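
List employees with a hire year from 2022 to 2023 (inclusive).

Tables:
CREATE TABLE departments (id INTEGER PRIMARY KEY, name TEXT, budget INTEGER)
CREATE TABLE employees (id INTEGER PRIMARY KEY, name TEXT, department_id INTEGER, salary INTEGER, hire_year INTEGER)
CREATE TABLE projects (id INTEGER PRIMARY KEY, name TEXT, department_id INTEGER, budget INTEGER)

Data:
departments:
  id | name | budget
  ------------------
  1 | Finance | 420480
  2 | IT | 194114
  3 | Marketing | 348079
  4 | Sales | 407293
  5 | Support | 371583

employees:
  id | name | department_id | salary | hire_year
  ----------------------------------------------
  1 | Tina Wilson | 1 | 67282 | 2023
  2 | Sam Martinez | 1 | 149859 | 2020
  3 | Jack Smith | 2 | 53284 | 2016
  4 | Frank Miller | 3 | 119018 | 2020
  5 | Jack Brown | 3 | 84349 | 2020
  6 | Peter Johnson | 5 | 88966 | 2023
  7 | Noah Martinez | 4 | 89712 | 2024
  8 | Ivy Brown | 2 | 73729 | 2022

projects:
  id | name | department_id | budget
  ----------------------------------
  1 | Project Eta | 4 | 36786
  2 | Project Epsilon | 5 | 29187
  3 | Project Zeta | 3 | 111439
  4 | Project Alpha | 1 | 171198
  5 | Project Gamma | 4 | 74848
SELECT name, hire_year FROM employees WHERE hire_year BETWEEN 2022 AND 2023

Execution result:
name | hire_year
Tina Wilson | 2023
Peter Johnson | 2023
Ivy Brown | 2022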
...
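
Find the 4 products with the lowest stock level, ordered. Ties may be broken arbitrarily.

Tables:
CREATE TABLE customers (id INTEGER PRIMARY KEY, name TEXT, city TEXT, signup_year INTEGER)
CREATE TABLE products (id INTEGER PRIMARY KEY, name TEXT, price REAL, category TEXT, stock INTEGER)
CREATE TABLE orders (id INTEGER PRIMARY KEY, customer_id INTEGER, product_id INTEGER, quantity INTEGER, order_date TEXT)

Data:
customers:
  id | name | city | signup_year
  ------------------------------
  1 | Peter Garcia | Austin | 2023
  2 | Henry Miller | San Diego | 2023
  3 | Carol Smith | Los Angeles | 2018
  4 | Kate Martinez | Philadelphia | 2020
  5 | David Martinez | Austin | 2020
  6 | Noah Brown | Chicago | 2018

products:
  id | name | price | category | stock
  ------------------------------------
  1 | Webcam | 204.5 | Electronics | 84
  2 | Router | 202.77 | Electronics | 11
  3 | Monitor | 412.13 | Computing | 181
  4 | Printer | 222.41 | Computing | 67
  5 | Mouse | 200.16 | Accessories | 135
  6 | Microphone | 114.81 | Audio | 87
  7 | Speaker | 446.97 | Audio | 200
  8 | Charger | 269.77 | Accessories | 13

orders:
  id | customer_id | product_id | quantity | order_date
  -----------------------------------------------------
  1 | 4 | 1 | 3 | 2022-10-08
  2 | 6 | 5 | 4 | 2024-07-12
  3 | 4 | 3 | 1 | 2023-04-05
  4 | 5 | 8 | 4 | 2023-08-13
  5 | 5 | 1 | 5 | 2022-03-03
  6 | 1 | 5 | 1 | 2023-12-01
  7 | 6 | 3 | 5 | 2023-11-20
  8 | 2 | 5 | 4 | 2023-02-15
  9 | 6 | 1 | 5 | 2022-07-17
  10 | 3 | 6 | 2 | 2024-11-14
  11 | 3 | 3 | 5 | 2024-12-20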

## ACTIVITY
Please copy, exactly and with nothing else, the lines above beginning at the line that has "3 | 4 | 3 | 1 | 2023-04-05" and ending with the line that has "11 | 3 | 3 | 5 | 2024-12-20".

## OUTPUT
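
  3 | 4 | 3 | 1 | 2023-04-05
  4 | 5 | 8 | 4 | 2023-08-13
  5 | 5 | 1 | 5 | 2022-03-03
  6 | 1 | 5 | 1 | 2023-12-01
  7 | 6 | 3 | 5 | 2023-11-20
  8 | 2 | 5 | 4 | 2023-02-15
  9 | 6 | 1 | 5 | 2022-07-17
  10 | 3 | 6 | 2 | 2024-11-14
  11 | 3 | 3 | 5 | 2024-12-20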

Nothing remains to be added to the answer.